→ Problem details:
Please return the lines below verbatim, beginning at the one that has "- Pablo Weber owns 16%" and stopping after the one that has "- Pablo Weber owns 5%", and add no other lines.

Stored data entries
= = = =
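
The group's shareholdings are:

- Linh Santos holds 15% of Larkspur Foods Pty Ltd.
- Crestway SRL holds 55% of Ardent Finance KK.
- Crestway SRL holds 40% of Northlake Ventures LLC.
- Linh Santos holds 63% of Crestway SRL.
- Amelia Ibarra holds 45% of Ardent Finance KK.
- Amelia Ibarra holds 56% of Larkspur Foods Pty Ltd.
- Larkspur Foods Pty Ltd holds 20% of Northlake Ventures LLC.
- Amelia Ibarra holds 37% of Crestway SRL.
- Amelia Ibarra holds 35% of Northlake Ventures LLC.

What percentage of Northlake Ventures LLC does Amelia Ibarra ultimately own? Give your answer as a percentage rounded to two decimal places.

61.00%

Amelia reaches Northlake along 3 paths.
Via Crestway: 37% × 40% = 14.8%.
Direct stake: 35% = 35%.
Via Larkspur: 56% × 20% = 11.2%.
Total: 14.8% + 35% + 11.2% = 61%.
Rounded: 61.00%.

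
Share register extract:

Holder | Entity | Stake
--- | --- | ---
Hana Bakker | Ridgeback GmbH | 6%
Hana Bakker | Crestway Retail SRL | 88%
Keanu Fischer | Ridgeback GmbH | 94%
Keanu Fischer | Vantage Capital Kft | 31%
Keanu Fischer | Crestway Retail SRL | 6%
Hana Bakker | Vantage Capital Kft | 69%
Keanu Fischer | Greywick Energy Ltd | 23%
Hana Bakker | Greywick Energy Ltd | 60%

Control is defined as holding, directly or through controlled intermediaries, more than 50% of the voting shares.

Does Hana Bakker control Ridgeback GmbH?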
= = = =
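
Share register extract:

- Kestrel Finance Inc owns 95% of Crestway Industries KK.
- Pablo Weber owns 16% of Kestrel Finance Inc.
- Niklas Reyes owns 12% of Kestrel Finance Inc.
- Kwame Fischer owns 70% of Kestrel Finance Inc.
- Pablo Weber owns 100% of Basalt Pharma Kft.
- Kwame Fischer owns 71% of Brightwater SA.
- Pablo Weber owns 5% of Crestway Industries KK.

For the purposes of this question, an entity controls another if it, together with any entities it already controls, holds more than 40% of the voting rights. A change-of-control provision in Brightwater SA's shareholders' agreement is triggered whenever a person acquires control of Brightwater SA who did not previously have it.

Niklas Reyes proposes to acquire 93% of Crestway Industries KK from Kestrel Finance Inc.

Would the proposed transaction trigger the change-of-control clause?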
= = = =
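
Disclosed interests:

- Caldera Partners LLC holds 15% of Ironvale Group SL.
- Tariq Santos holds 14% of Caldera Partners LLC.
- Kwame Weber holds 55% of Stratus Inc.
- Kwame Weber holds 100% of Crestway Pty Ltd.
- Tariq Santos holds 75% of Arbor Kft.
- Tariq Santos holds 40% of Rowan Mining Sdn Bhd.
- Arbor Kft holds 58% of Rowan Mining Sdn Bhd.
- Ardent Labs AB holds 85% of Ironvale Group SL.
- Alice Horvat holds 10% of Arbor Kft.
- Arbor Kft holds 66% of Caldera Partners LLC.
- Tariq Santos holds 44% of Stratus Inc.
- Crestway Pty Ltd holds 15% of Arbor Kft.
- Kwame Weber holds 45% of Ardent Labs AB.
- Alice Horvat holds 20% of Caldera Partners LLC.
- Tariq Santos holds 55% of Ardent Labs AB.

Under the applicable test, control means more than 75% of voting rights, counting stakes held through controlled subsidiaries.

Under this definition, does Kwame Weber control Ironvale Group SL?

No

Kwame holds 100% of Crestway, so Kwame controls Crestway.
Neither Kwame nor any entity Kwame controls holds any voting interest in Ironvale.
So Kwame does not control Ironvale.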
= = = =
→ Task output:
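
- Pablo Weber owns 16% of Kestrel Finance Inc.
- Niklas Reyes owns 12% of Kestrel Finance Inc.
- Kwame Fischer owns 70% of Kestrel Finance Inc.
- Pablo Weber owns 100% of Basalt Pharma Kft.
- Kwame Fischer owns 71% of Brightwater SA.
- Pablo Weber owns 5% of Crestway Industries KK.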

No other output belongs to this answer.